(Stored items)
§ §
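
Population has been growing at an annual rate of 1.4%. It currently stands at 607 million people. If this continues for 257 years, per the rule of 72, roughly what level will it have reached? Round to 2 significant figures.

It doubles every 72/1.4 ≈ 51.43 years, so 257 years is 5.00 doublings.
2^5.00 ≈ 32.00; 607 × 32.00 ≈ 19000 million people.

≈ 19000 million people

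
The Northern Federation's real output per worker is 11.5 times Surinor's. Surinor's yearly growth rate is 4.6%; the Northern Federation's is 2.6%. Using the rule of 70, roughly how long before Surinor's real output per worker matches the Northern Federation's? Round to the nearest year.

Surinor gains on the Northern Federation at 4.6% − 2.6% = 2 points a year.
At that relative rate the gap halves every 70/2 ≈ 35.00 years.
An 11.5 times gap takes log₂(11.5) ≈ 3.52 halvings to close: 3.52 × 35.00 ≈ 123 years.

around 123 years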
§ §
*Instructions for the task*.
Starting at the line that contains "The Northern Federation's real", print every line through the last one of the records, exactly and with nothing else.

*Response area*.
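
The Northern Federation's real output per worker is 11.5 times Surinor's. Surinor's yearly growth rate is 4.6%; the Northern Federation's is 2.6%. Using the rule of 70, roughly how long before Surinor's real output per worker matches the Northern Federation's? Round to the nearest year.

Surinor gains on the Northern Federation at 4.6% − 2.6% = 2 points a year.
At that relative rate the gap halves every 70/2 ≈ 35.00 years.
An 11.5 times gap takes log₂(11.5) ≈ 3.52 halvings to close: 3.52 × 35.00 ≈ 123 years.

around 123 years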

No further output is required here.